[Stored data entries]
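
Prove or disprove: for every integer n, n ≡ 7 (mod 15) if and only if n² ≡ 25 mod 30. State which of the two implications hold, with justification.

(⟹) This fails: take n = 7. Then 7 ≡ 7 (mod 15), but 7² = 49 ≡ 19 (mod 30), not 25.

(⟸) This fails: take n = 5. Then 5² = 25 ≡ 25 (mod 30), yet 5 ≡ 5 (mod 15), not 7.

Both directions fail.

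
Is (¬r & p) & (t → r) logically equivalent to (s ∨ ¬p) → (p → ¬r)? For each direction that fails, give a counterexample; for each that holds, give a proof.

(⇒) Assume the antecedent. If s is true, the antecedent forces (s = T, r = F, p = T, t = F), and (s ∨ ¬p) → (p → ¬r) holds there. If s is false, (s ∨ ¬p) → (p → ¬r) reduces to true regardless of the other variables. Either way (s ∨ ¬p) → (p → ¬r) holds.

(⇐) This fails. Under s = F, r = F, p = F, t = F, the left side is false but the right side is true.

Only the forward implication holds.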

[ASSIGNMENT]
Your reply should be a verbatim retyping of the lines from the one that holds "Is (¬r & p) & (t" through the last line of the entries.

[RESULT BELOW]
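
Is (¬r & p) & (t → r) logically equivalent to (s ∨ ¬p) → (p → ¬r)? For each direction that fails, give a counterexample; for each that holds, give a proof.

(⇒) Assume the antecedent. If s is true, the antecedent forces (s = T, r = F, p = T, t = F), and (s ∨ ¬p) → (p → ¬r) holds there. If s is false, (s ∨ ¬p) → (p → ¬r) reduces to true regardless of the other variables. Either way (s ∨ ¬p) → (p → ¬r) holds.

(⇐) This fails. Under s = F, r = F, p = F, t = F, the left side is false but the right side is true.

Only the forward implication holds.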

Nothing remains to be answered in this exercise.